Activity: All records shown below should be given again, character for character.

Excerpted records:

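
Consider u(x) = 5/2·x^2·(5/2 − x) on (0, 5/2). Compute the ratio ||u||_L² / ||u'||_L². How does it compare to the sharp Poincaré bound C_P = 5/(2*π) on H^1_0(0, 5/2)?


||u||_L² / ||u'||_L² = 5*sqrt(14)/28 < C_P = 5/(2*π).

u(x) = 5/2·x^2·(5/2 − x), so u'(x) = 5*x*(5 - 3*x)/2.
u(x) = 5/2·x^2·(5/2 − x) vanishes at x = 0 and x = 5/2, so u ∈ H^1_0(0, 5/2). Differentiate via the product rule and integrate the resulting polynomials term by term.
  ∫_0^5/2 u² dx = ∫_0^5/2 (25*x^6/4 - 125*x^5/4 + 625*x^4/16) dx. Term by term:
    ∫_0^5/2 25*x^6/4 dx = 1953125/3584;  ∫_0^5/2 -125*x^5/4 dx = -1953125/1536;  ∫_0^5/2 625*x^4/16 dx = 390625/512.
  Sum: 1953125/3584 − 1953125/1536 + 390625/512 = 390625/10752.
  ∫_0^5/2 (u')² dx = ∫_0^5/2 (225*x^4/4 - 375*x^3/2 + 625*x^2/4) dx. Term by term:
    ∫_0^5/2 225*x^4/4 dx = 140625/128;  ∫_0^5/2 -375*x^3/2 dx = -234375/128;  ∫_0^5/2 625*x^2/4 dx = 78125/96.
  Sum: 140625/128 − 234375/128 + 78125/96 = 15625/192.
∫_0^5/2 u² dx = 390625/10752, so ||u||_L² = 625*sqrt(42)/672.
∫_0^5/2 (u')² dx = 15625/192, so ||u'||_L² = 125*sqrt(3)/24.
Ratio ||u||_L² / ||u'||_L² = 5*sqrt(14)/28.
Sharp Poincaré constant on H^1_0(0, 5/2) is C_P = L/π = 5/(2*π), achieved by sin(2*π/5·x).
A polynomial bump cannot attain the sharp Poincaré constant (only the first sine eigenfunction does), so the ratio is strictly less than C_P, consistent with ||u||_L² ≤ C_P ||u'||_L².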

Written response:
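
Consider u(x) = 5/2·x^2·(5/2 − x) on (0, 5/2). Compute the ratio ||u||_L² / ||u'||_L². How does it compare to the sharp Poincaré bound C_P = 5/(2*π) on H^1_0(0, 5/2)?


||u||_L² / ||u'||_L² = 5*sqrt(14)/28 < C_P = 5/(2*π).

u(x) = 5/2·x^2·(5/2 − x), so u'(x) = 5*x*(5 - 3*x)/2.
u(x) = 5/2·x^2·(5/2 − x) vanishes at x = 0 and x = 5/2, so u ∈ H^1_0(0, 5/2). Differentiate via the product rule and integrate the resulting polynomials term by term.
  ∫_0^5/2 u² dx = ∫_0^5/2 (25*x^6/4 - 125*x^5/4 + 625*x^4/16) dx. Term by term:
    ∫_0^5/2 25*x^6/4 dx = 1953125/3584;  ∫_0^5/2 -125*x^5/4 dx = -1953125/1536;  ∫_0^5/2 625*x^4/16 dx = 390625/512.
  Sum: 1953125/3584 − 1953125/1536 + 390625/512 = 390625/10752.
  ∫_0^5/2 (u')² dx = ∫_0^5/2 (225*x^4/4 - 375*x^3/2 + 625*x^2/4) dx. Term by term:
    ∫_0^5/2 225*x^4/4 dx = 140625/128;  ∫_0^5/2 -375*x^3/2 dx = -234375/128;  ∫_0^5/2 625*x^2/4 dx = 78125/96.
  Sum: 140625/128 − 234375/128 + 78125/96 = 15625/192.
∫_0^5/2 u² dx = 390625/10752, so ||u||_L² = 625*sqrt(42)/672.
∫_0^5/2 (u')² dx = 15625/192, so ||u'||_L² = 125*sqrt(3)/24.
Ratio ||u||_L² / ||u'||_L² = 5*sqrt(14)/28.
Sharp Poincaré constant on H^1_0(0, 5/2) is C_P = L/π = 5/(2*π), achieved by sin(2*π/5·x).
A polynomial bump cannot attain the sharp Poincaré constant (only the first sine eigenfunction does), so the ratio is strictly less than C_P, consistent with ||u||_L² ≤ C_P ||u'||_L².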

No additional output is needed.